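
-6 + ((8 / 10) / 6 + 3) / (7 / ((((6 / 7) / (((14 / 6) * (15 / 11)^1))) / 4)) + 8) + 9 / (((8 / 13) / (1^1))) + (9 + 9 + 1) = 2043003 / 73880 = 27.65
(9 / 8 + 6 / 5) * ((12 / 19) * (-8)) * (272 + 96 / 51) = -5196096 / 1615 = -3217.40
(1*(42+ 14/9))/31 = 392/279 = 1.41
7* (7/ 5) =49/ 5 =9.80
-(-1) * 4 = 4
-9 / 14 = -0.64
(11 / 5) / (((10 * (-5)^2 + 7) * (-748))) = -1 / 87380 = -0.00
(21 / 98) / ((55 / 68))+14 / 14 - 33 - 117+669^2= 172253722 / 385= 447412.26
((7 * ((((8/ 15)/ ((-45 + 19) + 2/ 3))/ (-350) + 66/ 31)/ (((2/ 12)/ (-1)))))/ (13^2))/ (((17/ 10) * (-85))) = 13167372/ 3595918625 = 0.00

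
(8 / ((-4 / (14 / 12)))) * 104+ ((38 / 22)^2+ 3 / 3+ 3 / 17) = -238.51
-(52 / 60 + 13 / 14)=-377 / 210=-1.80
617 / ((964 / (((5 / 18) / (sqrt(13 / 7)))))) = 3085 * sqrt(91) / 225576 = 0.13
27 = 27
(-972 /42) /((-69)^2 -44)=-162 /33019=-0.00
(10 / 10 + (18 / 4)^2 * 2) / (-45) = -83 / 90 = -0.92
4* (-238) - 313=-1265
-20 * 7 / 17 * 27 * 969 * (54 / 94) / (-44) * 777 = 1130033835 / 517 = 2185752.10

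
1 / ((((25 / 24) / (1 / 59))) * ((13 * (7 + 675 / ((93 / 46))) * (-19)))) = -744 / 3849822275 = -0.00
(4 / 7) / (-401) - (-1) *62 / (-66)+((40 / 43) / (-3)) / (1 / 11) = -17333287 / 3983133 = -4.35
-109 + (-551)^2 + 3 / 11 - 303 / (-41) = 136878348 / 451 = 303499.66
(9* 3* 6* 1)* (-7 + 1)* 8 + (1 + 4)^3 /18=-7769.06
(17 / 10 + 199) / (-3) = -669 / 10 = -66.90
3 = 3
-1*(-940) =940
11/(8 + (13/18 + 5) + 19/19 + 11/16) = 1584/2219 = 0.71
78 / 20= 39 / 10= 3.90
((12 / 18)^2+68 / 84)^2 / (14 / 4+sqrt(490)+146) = 0.01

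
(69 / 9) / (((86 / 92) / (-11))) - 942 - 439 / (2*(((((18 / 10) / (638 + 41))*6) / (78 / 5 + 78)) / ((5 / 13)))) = -21406857 / 43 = -497833.88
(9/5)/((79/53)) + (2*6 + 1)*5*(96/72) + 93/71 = 89.18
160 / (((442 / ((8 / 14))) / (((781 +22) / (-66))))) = -2.52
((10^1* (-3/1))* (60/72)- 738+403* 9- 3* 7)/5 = 2843/5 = 568.60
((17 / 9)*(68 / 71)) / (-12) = -289 / 1917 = -0.15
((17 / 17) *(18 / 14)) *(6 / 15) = 18 / 35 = 0.51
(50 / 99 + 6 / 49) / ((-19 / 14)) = -6088 / 13167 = -0.46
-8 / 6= -4 / 3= -1.33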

***

» Task
Please output every record, keeping each line exact.

» Result below
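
-6 + ((8 / 10) / 6 + 3) / (7 / ((((6 / 7) / (((14 / 6) * (15 / 11)^1))) / 4)) + 8) + 9 / (((8 / 13) / (1^1))) + (9 + 9 + 1) = 2043003 / 73880 = 27.65
(9 / 8 + 6 / 5) * ((12 / 19) * (-8)) * (272 + 96 / 51) = -5196096 / 1615 = -3217.40
(1*(42+ 14/9))/31 = 392/279 = 1.41
7* (7/ 5) =49/ 5 =9.80
-(-1) * 4 = 4
-9 / 14 = -0.64
(11 / 5) / (((10 * (-5)^2 + 7) * (-748))) = -1 / 87380 = -0.00
(21 / 98) / ((55 / 68))+14 / 14 - 33 - 117+669^2= 172253722 / 385= 447412.26
((7 * ((((8/ 15)/ ((-45 + 19) + 2/ 3))/ (-350) + 66/ 31)/ (((2/ 12)/ (-1)))))/ (13^2))/ (((17/ 10) * (-85))) = 13167372/ 3595918625 = 0.00

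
(8 / ((-4 / (14 / 12)))) * 104+ ((38 / 22)^2+ 3 / 3+ 3 / 17) = -238.51
-(52 / 60 + 13 / 14)=-377 / 210=-1.80
617 / ((964 / (((5 / 18) / (sqrt(13 / 7)))))) = 3085 * sqrt(91) / 225576 = 0.13
27 = 27
(-972 /42) /((-69)^2 -44)=-162 /33019=-0.00
(10 / 10 + (18 / 4)^2 * 2) / (-45) = -83 / 90 = -0.92
4* (-238) - 313=-1265
-20 * 7 / 17 * 27 * 969 * (54 / 94) / (-44) * 777 = 1130033835 / 517 = 2185752.10

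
1 / ((((25 / 24) / (1 / 59))) * ((13 * (7 + 675 / ((93 / 46))) * (-19)))) = -744 / 3849822275 = -0.00
(4 / 7) / (-401) - (-1) *62 / (-66)+((40 / 43) / (-3)) / (1 / 11) = -17333287 / 3983133 = -4.35
-109 + (-551)^2 + 3 / 11 - 303 / (-41) = 136878348 / 451 = 303499.66
(9* 3* 6* 1)* (-7 + 1)* 8 + (1 + 4)^3 /18=-7769.06
(17 / 10 + 199) / (-3) = -669 / 10 = -66.90
3 = 3
-1*(-940) =940
11/(8 + (13/18 + 5) + 19/19 + 11/16) = 1584/2219 = 0.71
78 / 20= 39 / 10= 3.90
((12 / 18)^2+68 / 84)^2 / (14 / 4+sqrt(490)+146) = 0.01

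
(69 / 9) / (((86 / 92) / (-11))) - 942 - 439 / (2*(((((18 / 10) / (638 + 41))*6) / (78 / 5 + 78)) / ((5 / 13)))) = -21406857 / 43 = -497833.88
(9/5)/((79/53)) + (2*6 + 1)*5*(96/72) + 93/71 = 89.18
160 / (((442 / ((8 / 14))) / (((781 +22) / (-66))))) = -2.52
((10^1* (-3/1))* (60/72)- 738+403* 9- 3* 7)/5 = 2843/5 = 568.60
((17 / 9)*(68 / 71)) / (-12) = -289 / 1917 = -0.15
((17 / 17) *(18 / 14)) *(6 / 15) = 18 / 35 = 0.51
(50 / 99 + 6 / 49) / ((-19 / 14)) = -6088 / 13167 = -0.46
-8 / 6= -4 / 3= -1.33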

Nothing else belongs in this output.